(Records for the exercise begins)
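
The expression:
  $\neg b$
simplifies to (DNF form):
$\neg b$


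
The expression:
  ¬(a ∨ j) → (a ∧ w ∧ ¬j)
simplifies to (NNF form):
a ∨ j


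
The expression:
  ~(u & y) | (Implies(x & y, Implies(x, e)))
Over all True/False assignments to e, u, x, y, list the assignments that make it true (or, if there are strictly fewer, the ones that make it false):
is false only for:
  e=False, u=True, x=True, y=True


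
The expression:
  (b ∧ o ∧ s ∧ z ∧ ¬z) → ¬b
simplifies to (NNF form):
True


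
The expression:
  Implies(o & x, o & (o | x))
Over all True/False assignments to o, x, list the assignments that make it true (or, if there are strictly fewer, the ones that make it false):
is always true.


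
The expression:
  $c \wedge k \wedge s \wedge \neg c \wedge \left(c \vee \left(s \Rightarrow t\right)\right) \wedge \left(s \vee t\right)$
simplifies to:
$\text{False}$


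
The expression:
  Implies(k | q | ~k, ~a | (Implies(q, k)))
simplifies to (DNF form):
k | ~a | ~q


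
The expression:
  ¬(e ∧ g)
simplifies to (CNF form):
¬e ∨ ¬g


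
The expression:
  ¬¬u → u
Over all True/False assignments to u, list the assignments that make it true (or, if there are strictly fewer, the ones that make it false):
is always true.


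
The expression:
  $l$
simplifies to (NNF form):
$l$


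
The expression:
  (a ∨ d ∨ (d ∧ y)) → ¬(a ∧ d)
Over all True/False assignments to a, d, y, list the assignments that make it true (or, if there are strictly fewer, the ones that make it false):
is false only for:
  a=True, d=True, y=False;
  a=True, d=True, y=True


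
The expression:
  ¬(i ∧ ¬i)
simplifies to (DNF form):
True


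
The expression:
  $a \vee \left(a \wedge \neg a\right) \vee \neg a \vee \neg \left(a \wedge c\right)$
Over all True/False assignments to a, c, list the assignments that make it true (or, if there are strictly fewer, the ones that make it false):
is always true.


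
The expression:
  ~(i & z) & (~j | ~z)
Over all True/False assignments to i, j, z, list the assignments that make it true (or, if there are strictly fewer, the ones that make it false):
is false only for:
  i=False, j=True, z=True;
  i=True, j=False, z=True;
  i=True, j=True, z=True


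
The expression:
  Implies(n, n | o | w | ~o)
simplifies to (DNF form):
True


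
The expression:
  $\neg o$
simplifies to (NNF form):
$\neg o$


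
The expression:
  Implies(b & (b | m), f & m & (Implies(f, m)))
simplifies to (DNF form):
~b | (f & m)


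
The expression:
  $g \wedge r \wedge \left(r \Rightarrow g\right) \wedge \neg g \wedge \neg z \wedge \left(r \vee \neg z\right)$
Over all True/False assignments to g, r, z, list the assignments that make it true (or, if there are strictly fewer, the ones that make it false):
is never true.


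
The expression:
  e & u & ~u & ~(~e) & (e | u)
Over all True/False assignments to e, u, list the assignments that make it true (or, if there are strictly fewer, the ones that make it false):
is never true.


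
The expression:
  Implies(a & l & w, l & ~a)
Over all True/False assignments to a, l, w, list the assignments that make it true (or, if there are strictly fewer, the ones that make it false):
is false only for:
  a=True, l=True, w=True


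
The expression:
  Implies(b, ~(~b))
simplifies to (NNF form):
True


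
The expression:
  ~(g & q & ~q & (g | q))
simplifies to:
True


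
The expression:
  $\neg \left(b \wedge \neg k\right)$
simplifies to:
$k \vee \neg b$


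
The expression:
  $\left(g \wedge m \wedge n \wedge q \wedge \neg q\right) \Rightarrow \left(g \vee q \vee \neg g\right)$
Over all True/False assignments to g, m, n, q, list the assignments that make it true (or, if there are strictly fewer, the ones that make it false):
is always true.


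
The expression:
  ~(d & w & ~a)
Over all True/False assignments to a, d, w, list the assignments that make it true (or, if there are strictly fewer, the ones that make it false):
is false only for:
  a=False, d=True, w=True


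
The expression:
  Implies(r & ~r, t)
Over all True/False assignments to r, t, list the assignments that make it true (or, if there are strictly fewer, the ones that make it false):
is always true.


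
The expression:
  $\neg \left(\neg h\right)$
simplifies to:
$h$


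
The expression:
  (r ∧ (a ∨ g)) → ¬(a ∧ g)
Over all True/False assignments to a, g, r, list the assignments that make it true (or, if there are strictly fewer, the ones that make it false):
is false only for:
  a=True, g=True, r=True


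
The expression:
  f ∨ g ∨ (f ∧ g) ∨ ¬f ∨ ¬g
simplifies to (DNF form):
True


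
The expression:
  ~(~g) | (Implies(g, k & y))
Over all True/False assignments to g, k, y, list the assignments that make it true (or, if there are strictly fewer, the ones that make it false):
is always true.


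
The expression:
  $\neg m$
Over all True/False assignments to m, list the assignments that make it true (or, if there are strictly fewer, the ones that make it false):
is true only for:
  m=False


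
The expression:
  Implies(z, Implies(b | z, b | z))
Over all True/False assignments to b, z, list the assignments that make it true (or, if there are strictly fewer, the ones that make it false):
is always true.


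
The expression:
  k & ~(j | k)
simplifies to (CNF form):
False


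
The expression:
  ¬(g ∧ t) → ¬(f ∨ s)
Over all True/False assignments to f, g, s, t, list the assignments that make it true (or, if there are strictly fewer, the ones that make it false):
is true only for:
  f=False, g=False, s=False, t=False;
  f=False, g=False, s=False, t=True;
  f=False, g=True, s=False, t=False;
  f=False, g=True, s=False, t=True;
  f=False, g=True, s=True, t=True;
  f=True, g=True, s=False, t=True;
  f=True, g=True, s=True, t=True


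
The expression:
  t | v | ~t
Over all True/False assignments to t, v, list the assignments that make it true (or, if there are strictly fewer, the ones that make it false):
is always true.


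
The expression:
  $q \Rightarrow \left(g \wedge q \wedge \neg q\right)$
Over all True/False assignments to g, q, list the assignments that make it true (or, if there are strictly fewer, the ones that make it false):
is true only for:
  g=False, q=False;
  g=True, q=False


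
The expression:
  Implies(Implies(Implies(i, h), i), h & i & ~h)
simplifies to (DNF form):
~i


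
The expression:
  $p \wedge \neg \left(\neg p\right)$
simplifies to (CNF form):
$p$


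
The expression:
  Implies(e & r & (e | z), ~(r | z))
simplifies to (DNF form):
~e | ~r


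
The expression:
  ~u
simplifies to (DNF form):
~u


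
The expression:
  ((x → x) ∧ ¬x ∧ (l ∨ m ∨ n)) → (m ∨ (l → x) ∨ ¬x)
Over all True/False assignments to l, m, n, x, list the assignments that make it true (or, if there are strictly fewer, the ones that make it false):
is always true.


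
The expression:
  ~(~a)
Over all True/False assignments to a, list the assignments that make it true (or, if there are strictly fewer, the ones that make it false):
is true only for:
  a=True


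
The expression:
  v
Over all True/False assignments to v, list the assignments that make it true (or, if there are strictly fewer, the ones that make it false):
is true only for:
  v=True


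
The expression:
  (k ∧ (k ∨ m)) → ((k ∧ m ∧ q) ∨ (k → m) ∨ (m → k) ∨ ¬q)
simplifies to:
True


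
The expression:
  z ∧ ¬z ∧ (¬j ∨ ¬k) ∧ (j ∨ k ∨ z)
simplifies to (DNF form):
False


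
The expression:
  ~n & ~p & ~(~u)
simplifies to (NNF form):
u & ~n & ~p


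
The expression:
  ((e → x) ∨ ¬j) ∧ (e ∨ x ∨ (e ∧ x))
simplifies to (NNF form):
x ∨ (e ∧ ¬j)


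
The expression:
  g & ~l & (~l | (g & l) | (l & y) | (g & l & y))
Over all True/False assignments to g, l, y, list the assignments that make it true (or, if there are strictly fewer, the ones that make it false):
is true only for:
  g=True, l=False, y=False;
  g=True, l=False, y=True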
(Records for the exercise ends)
Task statement ->
Each entry needs to be copied out exactly as written.

Solution for this task ->
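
The expression:
  $\neg b$
simplifies to (DNF form):
$\neg b$


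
The expression:
  ¬(a ∨ j) → (a ∧ w ∧ ¬j)
simplifies to (NNF form):
a ∨ j


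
The expression:
  ~(u & y) | (Implies(x & y, Implies(x, e)))
Over all True/False assignments to e, u, x, y, list the assignments that make it true (or, if there are strictly fewer, the ones that make it false):
is false only for:
  e=False, u=True, x=True, y=True


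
The expression:
  (b ∧ o ∧ s ∧ z ∧ ¬z) → ¬b
simplifies to (NNF form):
True


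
The expression:
  Implies(o & x, o & (o | x))
Over all True/False assignments to o, x, list the assignments that make it true (or, if there are strictly fewer, the ones that make it false):
is always true.


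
The expression:
  $c \wedge k \wedge s \wedge \neg c \wedge \left(c \vee \left(s \Rightarrow t\right)\right) \wedge \left(s \vee t\right)$
simplifies to:
$\text{False}$


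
The expression:
  Implies(k | q | ~k, ~a | (Implies(q, k)))
simplifies to (DNF form):
k | ~a | ~q


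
The expression:
  ¬(e ∧ g)
simplifies to (CNF form):
¬e ∨ ¬g


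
The expression:
  ¬¬u → u
Over all True/False assignments to u, list the assignments that make it true (or, if there are strictly fewer, the ones that make it false):
is always true.


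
The expression:
  $l$
simplifies to (NNF form):
$l$


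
The expression:
  (a ∨ d ∨ (d ∧ y)) → ¬(a ∧ d)
Over all True/False assignments to a, d, y, list the assignments that make it true (or, if there are strictly fewer, the ones that make it false):
is false only for:
  a=True, d=True, y=False;
  a=True, d=True, y=True


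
The expression:
  ¬(i ∧ ¬i)
simplifies to (DNF form):
True


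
The expression:
  $a \vee \left(a \wedge \neg a\right) \vee \neg a \vee \neg \left(a \wedge c\right)$
Over all True/False assignments to a, c, list the assignments that make it true (or, if there are strictly fewer, the ones that make it false):
is always true.


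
The expression:
  ~(i & z) & (~j | ~z)
Over all True/False assignments to i, j, z, list the assignments that make it true (or, if there are strictly fewer, the ones that make it false):
is false only for:
  i=False, j=True, z=True;
  i=True, j=False, z=True;
  i=True, j=True, z=True


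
The expression:
  Implies(n, n | o | w | ~o)
simplifies to (DNF form):
True


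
The expression:
  $\neg o$
simplifies to (NNF form):
$\neg o$


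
The expression:
  Implies(b & (b | m), f & m & (Implies(f, m)))
simplifies to (DNF form):
~b | (f & m)


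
The expression:
  $g \wedge r \wedge \left(r \Rightarrow g\right) \wedge \neg g \wedge \neg z \wedge \left(r \vee \neg z\right)$
Over all True/False assignments to g, r, z, list the assignments that make it true (or, if there are strictly fewer, the ones that make it false):
is never true.


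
The expression:
  e & u & ~u & ~(~e) & (e | u)
Over all True/False assignments to e, u, list the assignments that make it true (or, if there are strictly fewer, the ones that make it false):
is never true.


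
The expression:
  Implies(a & l & w, l & ~a)
Over all True/False assignments to a, l, w, list the assignments that make it true (or, if there are strictly fewer, the ones that make it false):
is false only for:
  a=True, l=True, w=True


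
The expression:
  Implies(b, ~(~b))
simplifies to (NNF form):
True


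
The expression:
  ~(g & q & ~q & (g | q))
simplifies to:
True


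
The expression:
  $\neg \left(b \wedge \neg k\right)$
simplifies to:
$k \vee \neg b$


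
The expression:
  $\left(g \wedge m \wedge n \wedge q \wedge \neg q\right) \Rightarrow \left(g \vee q \vee \neg g\right)$
Over all True/False assignments to g, m, n, q, list the assignments that make it true (or, if there are strictly fewer, the ones that make it false):
is always true.


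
The expression:
  ~(d & w & ~a)
Over all True/False assignments to a, d, w, list the assignments that make it true (or, if there are strictly fewer, the ones that make it false):
is false only for:
  a=False, d=True, w=True


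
The expression:
  Implies(r & ~r, t)
Over all True/False assignments to r, t, list the assignments that make it true (or, if there are strictly fewer, the ones that make it false):
is always true.


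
The expression:
  $\neg \left(\neg h\right)$
simplifies to:
$h$


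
The expression:
  (r ∧ (a ∨ g)) → ¬(a ∧ g)
Over all True/False assignments to a, g, r, list the assignments that make it true (or, if there are strictly fewer, the ones that make it false):
is false only for:
  a=True, g=True, r=True


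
The expression:
  f ∨ g ∨ (f ∧ g) ∨ ¬f ∨ ¬g
simplifies to (DNF form):
True


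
The expression:
  ~(~g) | (Implies(g, k & y))
Over all True/False assignments to g, k, y, list the assignments that make it true (or, if there are strictly fewer, the ones that make it false):
is always true.


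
The expression:
  $\neg m$
Over all True/False assignments to m, list the assignments that make it true (or, if there are strictly fewer, the ones that make it false):
is true only for:
  m=False


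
The expression:
  Implies(z, Implies(b | z, b | z))
Over all True/False assignments to b, z, list the assignments that make it true (or, if there are strictly fewer, the ones that make it false):
is always true.


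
The expression:
  k & ~(j | k)
simplifies to (CNF form):
False


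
The expression:
  ¬(g ∧ t) → ¬(f ∨ s)
Over all True/False assignments to f, g, s, t, list the assignments that make it true (or, if there are strictly fewer, the ones that make it false):
is true only for:
  f=False, g=False, s=False, t=False;
  f=False, g=False, s=False, t=True;
  f=False, g=True, s=False, t=False;
  f=False, g=True, s=False, t=True;
  f=False, g=True, s=True, t=True;
  f=True, g=True, s=False, t=True;
  f=True, g=True, s=True, t=True


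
The expression:
  t | v | ~t
Over all True/False assignments to t, v, list the assignments that make it true (or, if there are strictly fewer, the ones that make it false):
is always true.


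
The expression:
  $q \Rightarrow \left(g \wedge q \wedge \neg q\right)$
Over all True/False assignments to g, q, list the assignments that make it true (or, if there are strictly fewer, the ones that make it false):
is true only for:
  g=False, q=False;
  g=True, q=False


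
The expression:
  Implies(Implies(Implies(i, h), i), h & i & ~h)
simplifies to (DNF form):
~i


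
The expression:
  $p \wedge \neg \left(\neg p\right)$
simplifies to (CNF form):
$p$


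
The expression:
  Implies(e & r & (e | z), ~(r | z))
simplifies to (DNF form):
~e | ~r


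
The expression:
  ~u
simplifies to (DNF form):
~u


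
The expression:
  ((x → x) ∧ ¬x ∧ (l ∨ m ∨ n)) → (m ∨ (l → x) ∨ ¬x)
Over all True/False assignments to l, m, n, x, list the assignments that make it true (or, if there are strictly fewer, the ones that make it false):
is always true.


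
The expression:
  ~(~a)
Over all True/False assignments to a, list the assignments that make it true (or, if there are strictly fewer, the ones that make it false):
is true only for:
  a=True


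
The expression:
  v
Over all True/False assignments to v, list the assignments that make it true (or, if there are strictly fewer, the ones that make it false):
is true only for:
  v=True


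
The expression:
  (k ∧ (k ∨ m)) → ((k ∧ m ∧ q) ∨ (k → m) ∨ (m → k) ∨ ¬q)
simplifies to:
True


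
The expression:
  z ∧ ¬z ∧ (¬j ∨ ¬k) ∧ (j ∨ k ∨ z)
simplifies to (DNF form):
False


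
The expression:
  ~n & ~p & ~(~u)
simplifies to (NNF form):
u & ~n & ~p


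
The expression:
  ((e → x) ∨ ¬j) ∧ (e ∨ x ∨ (e ∧ x))
simplifies to (NNF form):
x ∨ (e ∧ ¬j)


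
The expression:
  g & ~l & (~l | (g & l) | (l & y) | (g & l & y))
Over all True/False assignments to g, l, y, list the assignments that make it true (or, if there are strictly fewer, the ones that make it false):
is true only for:
  g=True, l=False, y=False;
  g=True, l=False, y=True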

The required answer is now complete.